— YOUR TASK —
Please repeat exactly the lines below from the one containing "(C) Stress the rightmost" down to the one containing "Miwala has this", both included, and nothing else.

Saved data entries
-----
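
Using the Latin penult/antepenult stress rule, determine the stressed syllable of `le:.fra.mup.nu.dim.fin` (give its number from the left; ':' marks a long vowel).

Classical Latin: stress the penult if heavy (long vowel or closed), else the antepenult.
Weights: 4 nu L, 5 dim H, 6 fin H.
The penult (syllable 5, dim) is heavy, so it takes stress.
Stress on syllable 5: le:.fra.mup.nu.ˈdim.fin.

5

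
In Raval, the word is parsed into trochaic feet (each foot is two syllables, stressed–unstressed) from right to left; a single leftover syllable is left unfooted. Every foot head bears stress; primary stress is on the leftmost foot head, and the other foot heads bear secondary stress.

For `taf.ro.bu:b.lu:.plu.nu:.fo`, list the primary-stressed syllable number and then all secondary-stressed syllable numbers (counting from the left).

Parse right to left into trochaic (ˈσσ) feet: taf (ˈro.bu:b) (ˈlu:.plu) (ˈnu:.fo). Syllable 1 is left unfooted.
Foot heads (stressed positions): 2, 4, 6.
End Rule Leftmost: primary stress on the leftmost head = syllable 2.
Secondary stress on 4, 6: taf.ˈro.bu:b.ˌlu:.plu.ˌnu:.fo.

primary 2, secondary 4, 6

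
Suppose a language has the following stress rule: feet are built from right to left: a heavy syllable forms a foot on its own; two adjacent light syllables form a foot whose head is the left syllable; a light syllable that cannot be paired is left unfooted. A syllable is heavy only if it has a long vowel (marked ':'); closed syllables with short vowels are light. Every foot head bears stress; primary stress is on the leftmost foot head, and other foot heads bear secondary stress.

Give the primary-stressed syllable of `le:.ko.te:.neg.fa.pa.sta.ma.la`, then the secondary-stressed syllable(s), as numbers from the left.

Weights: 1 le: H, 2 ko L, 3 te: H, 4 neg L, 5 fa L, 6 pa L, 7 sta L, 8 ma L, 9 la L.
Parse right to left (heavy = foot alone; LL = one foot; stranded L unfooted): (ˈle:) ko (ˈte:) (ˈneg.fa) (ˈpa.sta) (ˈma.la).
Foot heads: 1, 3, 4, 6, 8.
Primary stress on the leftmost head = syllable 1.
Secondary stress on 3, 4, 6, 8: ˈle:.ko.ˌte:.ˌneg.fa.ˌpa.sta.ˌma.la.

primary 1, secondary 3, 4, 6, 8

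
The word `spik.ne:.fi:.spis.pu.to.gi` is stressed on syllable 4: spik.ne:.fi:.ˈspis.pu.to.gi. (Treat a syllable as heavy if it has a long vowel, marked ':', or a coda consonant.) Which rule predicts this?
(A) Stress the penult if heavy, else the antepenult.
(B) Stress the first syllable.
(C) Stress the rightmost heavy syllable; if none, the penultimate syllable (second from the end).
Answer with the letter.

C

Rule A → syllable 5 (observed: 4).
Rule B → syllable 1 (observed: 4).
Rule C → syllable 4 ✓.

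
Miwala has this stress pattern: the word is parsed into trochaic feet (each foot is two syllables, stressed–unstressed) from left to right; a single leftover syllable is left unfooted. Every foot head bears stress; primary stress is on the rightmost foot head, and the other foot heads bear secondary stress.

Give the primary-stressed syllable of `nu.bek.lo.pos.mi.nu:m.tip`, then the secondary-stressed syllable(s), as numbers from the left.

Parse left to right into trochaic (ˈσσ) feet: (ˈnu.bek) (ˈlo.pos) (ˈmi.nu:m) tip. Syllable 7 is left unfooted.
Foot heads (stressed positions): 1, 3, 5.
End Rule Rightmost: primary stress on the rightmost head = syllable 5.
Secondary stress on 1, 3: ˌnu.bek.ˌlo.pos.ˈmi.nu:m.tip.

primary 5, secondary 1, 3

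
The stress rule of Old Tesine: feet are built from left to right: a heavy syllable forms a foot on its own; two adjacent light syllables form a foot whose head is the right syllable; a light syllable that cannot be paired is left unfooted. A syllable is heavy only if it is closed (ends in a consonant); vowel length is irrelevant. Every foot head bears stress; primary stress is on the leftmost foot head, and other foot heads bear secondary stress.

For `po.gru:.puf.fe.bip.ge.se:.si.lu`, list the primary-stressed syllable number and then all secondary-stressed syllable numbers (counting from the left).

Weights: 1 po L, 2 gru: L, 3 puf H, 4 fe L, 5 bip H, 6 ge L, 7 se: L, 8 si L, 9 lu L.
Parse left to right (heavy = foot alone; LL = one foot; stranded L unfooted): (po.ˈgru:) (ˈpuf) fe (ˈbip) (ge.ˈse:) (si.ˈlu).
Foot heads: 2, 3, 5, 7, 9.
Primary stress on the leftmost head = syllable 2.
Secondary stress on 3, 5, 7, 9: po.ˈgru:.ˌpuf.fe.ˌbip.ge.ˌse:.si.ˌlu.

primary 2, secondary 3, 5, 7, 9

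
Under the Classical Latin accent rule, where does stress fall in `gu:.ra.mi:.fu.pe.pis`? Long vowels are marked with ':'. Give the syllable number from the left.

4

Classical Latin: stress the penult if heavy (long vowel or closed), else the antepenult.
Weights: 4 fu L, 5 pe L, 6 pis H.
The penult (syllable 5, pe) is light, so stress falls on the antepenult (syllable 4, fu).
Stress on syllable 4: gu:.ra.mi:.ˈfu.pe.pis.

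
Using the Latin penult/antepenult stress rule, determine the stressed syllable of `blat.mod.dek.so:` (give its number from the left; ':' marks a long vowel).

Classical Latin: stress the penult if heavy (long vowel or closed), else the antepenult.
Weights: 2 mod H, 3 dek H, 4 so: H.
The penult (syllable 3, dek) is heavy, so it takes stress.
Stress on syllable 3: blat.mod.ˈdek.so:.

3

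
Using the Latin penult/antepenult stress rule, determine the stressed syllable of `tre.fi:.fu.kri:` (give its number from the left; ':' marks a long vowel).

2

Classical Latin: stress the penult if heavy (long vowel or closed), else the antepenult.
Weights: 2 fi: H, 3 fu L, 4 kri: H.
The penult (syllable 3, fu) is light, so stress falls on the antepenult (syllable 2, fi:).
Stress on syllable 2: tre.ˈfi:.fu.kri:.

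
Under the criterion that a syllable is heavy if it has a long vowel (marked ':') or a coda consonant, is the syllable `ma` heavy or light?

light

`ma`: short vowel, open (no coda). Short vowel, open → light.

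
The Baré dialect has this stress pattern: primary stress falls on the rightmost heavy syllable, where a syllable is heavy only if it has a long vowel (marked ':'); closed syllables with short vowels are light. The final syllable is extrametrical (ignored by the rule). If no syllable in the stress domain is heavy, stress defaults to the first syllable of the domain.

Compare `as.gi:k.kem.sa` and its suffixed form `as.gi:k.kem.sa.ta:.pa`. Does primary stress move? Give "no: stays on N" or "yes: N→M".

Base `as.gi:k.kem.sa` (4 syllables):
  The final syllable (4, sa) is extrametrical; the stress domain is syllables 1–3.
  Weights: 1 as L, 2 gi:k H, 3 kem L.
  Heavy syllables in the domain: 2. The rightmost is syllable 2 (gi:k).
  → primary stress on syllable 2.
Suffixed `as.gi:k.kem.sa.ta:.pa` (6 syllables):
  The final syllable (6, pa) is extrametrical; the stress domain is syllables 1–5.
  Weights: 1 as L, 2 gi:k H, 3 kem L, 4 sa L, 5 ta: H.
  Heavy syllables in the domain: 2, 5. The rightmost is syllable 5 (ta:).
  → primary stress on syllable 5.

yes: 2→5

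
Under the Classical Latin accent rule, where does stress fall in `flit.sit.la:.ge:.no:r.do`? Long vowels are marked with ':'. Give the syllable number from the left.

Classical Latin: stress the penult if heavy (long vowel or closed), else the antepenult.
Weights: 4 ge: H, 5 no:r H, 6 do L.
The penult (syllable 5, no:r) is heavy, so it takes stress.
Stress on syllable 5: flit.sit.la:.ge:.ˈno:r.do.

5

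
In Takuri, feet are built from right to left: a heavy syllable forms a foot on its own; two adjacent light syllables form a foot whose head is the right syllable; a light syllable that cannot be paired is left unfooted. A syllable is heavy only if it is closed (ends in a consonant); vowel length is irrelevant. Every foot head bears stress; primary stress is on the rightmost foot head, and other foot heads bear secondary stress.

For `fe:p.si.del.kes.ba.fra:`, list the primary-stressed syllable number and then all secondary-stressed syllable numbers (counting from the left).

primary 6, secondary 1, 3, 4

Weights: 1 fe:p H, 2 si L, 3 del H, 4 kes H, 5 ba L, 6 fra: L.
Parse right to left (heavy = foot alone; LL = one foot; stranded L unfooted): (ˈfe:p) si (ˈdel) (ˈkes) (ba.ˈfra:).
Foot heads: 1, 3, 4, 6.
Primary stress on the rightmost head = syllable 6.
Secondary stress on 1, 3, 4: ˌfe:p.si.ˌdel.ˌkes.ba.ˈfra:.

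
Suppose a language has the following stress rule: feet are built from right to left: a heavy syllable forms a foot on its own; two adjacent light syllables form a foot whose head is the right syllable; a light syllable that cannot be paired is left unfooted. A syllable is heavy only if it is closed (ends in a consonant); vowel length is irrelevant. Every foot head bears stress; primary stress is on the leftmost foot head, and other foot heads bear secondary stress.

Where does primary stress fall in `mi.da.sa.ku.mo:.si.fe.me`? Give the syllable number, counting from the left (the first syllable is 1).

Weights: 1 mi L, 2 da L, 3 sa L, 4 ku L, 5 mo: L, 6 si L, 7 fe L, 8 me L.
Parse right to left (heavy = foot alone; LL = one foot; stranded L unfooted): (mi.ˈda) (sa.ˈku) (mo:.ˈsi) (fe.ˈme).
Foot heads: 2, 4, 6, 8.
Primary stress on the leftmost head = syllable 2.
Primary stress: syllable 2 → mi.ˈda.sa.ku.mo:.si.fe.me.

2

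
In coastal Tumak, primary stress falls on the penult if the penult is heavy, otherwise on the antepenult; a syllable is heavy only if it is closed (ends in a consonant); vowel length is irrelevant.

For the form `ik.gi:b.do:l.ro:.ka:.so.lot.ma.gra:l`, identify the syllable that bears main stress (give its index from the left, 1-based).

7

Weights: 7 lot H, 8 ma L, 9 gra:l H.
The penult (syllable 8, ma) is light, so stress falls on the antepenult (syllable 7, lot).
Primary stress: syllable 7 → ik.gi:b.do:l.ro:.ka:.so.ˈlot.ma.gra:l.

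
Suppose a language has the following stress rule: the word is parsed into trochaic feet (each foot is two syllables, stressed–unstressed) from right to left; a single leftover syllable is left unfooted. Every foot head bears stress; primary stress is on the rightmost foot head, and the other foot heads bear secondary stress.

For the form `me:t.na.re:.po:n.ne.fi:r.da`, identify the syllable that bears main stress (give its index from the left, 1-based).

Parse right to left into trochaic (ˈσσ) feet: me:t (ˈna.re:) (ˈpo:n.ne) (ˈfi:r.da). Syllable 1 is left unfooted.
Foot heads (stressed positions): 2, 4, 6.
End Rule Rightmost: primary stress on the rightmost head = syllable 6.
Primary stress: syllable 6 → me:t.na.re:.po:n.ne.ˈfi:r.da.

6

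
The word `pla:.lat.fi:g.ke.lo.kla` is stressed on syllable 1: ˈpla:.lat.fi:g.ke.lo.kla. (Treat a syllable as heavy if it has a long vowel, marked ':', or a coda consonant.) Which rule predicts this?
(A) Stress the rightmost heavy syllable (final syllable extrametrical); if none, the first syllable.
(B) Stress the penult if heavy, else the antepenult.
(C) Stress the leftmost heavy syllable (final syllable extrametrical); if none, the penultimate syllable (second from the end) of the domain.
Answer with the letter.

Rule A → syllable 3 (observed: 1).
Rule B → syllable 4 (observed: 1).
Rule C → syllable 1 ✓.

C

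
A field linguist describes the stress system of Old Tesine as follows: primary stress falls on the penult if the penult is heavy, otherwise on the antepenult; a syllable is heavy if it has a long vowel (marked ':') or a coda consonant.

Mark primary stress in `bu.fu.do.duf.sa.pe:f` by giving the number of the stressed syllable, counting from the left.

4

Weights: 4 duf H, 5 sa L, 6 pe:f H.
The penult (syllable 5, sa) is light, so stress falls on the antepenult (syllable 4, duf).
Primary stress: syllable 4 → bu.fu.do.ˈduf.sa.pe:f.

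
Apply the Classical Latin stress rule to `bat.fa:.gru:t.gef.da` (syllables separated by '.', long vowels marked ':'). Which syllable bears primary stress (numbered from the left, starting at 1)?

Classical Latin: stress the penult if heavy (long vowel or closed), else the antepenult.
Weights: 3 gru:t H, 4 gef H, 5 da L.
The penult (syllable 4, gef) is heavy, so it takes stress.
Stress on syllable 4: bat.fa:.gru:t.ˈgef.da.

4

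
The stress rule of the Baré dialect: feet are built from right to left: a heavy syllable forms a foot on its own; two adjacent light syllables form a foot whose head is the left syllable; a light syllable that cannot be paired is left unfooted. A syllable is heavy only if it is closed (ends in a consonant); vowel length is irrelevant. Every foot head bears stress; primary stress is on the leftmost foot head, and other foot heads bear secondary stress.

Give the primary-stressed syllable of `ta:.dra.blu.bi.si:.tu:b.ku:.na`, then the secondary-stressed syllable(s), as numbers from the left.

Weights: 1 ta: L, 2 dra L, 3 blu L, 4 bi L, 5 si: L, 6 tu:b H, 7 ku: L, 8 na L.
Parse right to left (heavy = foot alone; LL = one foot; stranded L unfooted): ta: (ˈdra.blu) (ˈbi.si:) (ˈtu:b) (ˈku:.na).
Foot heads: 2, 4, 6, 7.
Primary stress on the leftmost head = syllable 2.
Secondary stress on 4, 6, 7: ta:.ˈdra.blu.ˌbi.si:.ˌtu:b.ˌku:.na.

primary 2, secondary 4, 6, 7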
-----
— RESPONSE FOR THIS EXERCISE —
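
(C) Stress the rightmost heavy syllable; if none, the penultimate syllable (second from the end).
Answer with the letter.

C

Rule A → syllable 5 (observed: 4).
Rule B → syllable 1 (observed: 4).
Rule C → syllable 4 ✓.

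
Miwala has this stress pattern: the word is parsed into trochaic feet (each foot is two syllables, stressed–unstressed) from left to right; a single leftover syllable is left unfooted. Every foot head bears stress; primary stress is on the rightmost foot head, and the other foot heads bear secondary stress.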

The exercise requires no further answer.